→ What you have to do
Write the entries out again. Every character must match.

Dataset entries
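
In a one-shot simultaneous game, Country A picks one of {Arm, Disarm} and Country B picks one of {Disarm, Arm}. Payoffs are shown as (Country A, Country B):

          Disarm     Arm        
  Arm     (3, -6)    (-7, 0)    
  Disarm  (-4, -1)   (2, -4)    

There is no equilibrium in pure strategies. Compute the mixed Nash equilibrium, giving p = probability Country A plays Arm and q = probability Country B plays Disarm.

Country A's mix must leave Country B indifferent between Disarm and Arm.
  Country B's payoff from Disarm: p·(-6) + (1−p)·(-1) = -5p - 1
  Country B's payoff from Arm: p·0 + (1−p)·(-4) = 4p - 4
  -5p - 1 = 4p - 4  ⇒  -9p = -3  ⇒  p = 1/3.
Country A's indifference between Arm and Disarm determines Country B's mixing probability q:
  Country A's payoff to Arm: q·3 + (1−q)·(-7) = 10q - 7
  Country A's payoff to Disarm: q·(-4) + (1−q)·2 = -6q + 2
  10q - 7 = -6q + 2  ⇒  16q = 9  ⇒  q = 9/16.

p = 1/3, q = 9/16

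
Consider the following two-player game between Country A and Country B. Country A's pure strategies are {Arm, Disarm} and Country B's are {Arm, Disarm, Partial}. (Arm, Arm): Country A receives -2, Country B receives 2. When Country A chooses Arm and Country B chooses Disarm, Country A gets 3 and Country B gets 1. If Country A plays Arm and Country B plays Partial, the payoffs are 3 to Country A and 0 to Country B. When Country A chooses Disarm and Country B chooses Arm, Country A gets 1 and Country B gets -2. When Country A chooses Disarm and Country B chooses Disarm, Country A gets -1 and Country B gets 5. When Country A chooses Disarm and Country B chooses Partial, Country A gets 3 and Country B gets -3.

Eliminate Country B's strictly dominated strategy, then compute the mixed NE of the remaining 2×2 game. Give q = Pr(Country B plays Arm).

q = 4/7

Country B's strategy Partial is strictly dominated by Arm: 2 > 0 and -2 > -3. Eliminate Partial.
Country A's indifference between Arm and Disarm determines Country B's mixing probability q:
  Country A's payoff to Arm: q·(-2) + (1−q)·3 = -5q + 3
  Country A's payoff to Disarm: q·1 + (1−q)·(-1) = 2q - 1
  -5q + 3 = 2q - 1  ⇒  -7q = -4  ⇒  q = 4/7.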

→ Task output
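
In a one-shot simultaneous game, Country A picks one of {Arm, Disarm} and Country B picks one of {Disarm, Arm}. Payoffs are shown as (Country A, Country B):

          Disarm     Arm        
  Arm     (3, -6)    (-7, 0)    
  Disarm  (-4, -1)   (2, -4)    

There is no equilibrium in pure strategies. Compute the mixed Nash equilibrium, giving p = probability Country A plays Arm and q = probability Country B plays Disarm.

Country A's mix must leave Country B indifferent between Disarm and Arm.
  Country B's payoff from Disarm: p·(-6) + (1−p)·(-1) = -5p - 1
  Country B's payoff from Arm: p·0 + (1−p)·(-4) = 4p - 4
  -5p - 1 = 4p - 4  ⇒  -9p = -3  ⇒  p = 1/3.
Country A's indifference between Arm and Disarm determines Country B's mixing probability q:
  Country A's payoff to Arm: q·3 + (1−q)·(-7) = 10q - 7
  Country A's payoff to Disarm: q·(-4) + (1−q)·2 = -6q + 2
  10q - 7 = -6q + 2  ⇒  16q = 9  ⇒  q = 9/16.

p = 1/3, q = 9/16

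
Consider the following two-player game between Country A and Country B. Country A's pure strategies are {Arm, Disarm} and Country B's are {Arm, Disarm, Partial}. (Arm, Arm): Country A receives -2, Country B receives 2. When Country A chooses Arm and Country B chooses Disarm, Country A gets 3 and Country B gets 1. If Country A plays Arm and Country B plays Partial, the payoffs are 3 to Country A and 0 to Country B. When Country A chooses Disarm and Country B chooses Arm, Country A gets 1 and Country B gets -2. When Country A chooses Disarm and Country B chooses Disarm, Country A gets -1 and Country B gets 5. When Country A chooses Disarm and Country B chooses Partial, Country A gets 3 and Country B gets -3.

Eliminate Country B's strictly dominated strategy, then compute the mixed NE of the remaining 2×2 game. Give q = Pr(Country B plays Arm).

q = 4/7

Country B's strategy Partial is strictly dominated by Arm: 2 > 0 and -2 > -3. Eliminate Partial.
Country A's indifference between Arm and Disarm determines Country B's mixing probability q:
  Country A's payoff to Arm: q·(-2) + (1−q)·3 = -5q + 3
  Country A's payoff to Disarm: q·1 + (1−q)·(-1) = 2q - 1
  -5q + 3 = 2q - 1  ⇒  -7q = -4  ⇒  q = 4/7.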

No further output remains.